Instructions for the task: Each line in the entries below that holds the word "Ursula" belongs in the answer.

The data:
____________

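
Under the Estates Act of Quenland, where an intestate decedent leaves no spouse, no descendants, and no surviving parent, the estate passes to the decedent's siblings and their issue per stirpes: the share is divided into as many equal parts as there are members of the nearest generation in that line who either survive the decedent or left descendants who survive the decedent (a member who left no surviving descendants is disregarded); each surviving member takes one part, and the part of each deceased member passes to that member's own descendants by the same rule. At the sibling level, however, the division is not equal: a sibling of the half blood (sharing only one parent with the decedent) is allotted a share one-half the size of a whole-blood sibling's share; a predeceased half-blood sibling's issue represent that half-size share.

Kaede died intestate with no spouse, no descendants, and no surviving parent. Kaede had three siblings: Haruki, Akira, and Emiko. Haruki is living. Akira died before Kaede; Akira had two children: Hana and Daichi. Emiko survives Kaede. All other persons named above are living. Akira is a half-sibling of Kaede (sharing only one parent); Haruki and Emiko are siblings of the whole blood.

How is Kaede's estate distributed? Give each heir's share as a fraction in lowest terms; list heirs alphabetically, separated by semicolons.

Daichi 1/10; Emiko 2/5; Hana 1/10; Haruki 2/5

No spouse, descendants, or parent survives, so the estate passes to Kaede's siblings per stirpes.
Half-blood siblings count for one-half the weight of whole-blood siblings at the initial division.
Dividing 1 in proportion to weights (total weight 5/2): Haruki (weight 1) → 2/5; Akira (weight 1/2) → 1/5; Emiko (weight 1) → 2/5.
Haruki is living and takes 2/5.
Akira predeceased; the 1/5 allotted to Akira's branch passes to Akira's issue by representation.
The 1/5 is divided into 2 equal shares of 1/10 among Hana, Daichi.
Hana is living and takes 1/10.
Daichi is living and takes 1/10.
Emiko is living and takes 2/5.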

____________

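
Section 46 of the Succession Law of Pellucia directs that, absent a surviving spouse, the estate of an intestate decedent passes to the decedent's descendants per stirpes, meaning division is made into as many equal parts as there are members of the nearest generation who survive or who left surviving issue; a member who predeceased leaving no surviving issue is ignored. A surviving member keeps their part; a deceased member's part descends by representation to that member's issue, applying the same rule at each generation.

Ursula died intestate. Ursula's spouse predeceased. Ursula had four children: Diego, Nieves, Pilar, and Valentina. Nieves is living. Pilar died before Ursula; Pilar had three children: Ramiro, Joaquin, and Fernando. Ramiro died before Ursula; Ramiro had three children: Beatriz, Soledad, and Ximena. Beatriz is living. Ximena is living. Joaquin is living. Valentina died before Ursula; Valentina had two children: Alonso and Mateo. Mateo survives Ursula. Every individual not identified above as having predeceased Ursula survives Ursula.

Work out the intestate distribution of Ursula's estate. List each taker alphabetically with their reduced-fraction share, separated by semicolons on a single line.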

____________

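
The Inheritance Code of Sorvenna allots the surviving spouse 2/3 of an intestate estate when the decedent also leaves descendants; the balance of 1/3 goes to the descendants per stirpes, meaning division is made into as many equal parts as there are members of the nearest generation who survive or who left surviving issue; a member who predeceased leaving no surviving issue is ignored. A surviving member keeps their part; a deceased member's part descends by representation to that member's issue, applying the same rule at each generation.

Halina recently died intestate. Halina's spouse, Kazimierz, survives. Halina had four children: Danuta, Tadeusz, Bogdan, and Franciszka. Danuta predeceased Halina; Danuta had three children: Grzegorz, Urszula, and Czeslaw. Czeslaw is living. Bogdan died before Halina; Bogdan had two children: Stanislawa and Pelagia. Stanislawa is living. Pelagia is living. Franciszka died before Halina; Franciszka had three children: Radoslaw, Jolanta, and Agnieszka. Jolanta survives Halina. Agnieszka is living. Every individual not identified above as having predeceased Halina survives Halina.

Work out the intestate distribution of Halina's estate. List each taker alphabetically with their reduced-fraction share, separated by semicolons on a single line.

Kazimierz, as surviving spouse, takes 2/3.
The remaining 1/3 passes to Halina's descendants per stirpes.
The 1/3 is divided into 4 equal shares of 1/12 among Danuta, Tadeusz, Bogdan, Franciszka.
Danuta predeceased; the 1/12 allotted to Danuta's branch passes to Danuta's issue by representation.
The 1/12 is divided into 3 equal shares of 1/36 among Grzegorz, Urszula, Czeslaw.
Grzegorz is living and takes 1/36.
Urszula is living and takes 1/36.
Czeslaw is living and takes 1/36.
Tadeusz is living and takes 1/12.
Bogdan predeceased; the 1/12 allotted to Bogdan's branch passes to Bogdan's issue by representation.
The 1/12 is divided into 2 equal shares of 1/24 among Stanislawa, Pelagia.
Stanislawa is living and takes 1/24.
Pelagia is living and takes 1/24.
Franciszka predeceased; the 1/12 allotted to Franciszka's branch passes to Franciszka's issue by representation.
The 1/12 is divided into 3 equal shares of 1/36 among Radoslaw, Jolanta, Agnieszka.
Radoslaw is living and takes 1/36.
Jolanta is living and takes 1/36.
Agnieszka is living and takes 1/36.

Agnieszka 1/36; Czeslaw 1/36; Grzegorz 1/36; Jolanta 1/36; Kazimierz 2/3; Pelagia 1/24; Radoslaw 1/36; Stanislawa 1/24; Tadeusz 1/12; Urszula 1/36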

____________

Written response:
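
Ursula died intestate. Ursula's spouse predeceased. Ursula had four children: Diego, Nieves, Pilar, and Valentina. Nieves is living. Pilar died before Ursula; Pilar had three children: Ramiro, Joaquin, and Fernando. Ramiro died before Ursula; Ramiro had three children: Beatriz, Soledad, and Ximena. Beatriz is living. Ximena is living. Joaquin is living. Valentina died before Ursula; Valentina had two children: Alonso and Mateo. Mateo survives Ursula. Every individual not identified above as having predeceased Ursula survives Ursula.
Work out the intestate distribution of Ursula's estate. List each taker alphabetically with their reduced-fraction share, separated by semicolons on a single line.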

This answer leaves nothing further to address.